What you will do: Below is a listing; restate from it, character for character, the lines beginning at the line holding "Let Q(T) = T²." and ending at the line holding "Answer: 5594778047", both included.
►
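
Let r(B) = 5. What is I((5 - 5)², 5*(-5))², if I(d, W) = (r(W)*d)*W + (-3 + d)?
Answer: 9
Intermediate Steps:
I(d, W) = -3 + d + 5*W*d (I(d, W) = (5*d)*W + (-3 + d) = 5*W*d + (-3 + d) = -3 + d + 5*W*d)
I((5 - 5)², 5*(-5))² = (-3 + (5 - 5)² + 5*(5*(-5))*(5 - 5)²)² = (-3 + 0² + 5*(-25)*0²)² = (-3 + 0 + 5*(-25)*0)² = (-3 + 0 + 0)² = (-3)² = 9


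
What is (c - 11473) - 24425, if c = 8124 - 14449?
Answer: -42223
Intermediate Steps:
c = -6325
(c - 11473) - 24425 = (-6325 - 11473) - 24425 = -17798 - 24425 = -42223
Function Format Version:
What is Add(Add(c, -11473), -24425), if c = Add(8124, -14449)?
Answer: -42223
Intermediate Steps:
c = -6325
Add(Add(c, -11473), -24425) = Add(Add(-6325, -11473), -24425) = Add(-17798, -24425) = -42223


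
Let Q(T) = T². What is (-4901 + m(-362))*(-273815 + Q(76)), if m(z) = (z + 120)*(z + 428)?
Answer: 5594778047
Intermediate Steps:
m(z) = (120 + z)*(428 + z)
(-4901 + m(-362))*(-273815 + Q(76)) = (-4901 + (51360 + (-362)² + 548*(-362)))*(-273815 + 76²) = (-4901 + (51360 + 131044 - 198376))*(-273815 + 5776) = (-4901 - 15972)*(-268039) = -20873*(-268039) = 5594778047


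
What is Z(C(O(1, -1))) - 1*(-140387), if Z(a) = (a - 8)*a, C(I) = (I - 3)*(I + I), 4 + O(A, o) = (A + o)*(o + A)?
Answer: 143075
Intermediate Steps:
O(A, o) = -4 + (A + o)**2 (O(A, o) = -4 + (A + o)*(o + A) = -4 + (A + o)*(A + o) = -4 + (A + o)**2)
C(I) = 2*I*(-3 + I) (C(I) = (-3 + I)*(2*I) = 2*I*(-3 + I))
Z(a) = a*(-8 + a) (Z(a) = (-8 + a)*a = a*(-8 + a))
Z(C(O(1, -1))) - 1*(-140387) = (2*(-4 + (1 - 1)**2)*(-3 + (-4 + (1 - 1)**2)))*(-8 + 2*(-4 + (1 - 1)**2)*(-3 + (-4 + (1 - 1)**2))) - 1*(-140387) = (2*(-4 + 0**2)*(-3 + (-4 + 0**2)))*(-8 + 2*(-4 + 0**2)*(-3 + (-4 + 0**2))) + 140387 = (2*(-4 + 0)*(-3 + (-4 + 0)))*(-8 + 2*(-4 + 0)*(-3 + (-4 + 0))) + 140387 = (2*(-4)*(-3 - 4))*(-8 + 2*(-4)*(-3 - 4)) + 140387 = (2*(-4)*(-7))*(-8 + 2*(-4)*(-7)) + 140387 = 56*(-8 + 56) + 140387 = 56*48 + 140387 = 2688 + 140387 = 143075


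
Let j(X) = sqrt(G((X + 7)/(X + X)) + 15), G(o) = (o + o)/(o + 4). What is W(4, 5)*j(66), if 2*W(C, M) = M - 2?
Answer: 3*sqrt(5505761)/1202 ≈ 5.8563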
◄
Answer to this task:
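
Let Q(T) = T². What is (-4901 + m(-362))*(-273815 + Q(76)), if m(z) = (z + 120)*(z + 428)?
Answer: 5594778047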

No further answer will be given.